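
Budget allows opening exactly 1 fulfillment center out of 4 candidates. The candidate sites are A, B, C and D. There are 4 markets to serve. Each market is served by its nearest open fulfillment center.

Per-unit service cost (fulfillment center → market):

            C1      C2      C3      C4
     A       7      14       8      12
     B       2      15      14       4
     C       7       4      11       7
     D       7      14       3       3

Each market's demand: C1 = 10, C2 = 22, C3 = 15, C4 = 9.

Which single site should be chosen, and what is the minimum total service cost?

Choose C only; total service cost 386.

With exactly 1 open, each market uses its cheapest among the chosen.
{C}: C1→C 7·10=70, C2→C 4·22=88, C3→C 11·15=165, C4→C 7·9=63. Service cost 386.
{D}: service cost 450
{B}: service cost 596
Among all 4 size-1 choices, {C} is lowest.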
===
**What you have to do:** Within the records above, each line containing "center" is to be returned.

**Output:**
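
Budget allows opening exactly 1 fulfillment center out of 4 candidates. The candidate sites are A, B, C and D. There are 4 markets to serve. Each market is served by its nearest open fulfillment center.
Per-unit service cost (fulfillment center → market):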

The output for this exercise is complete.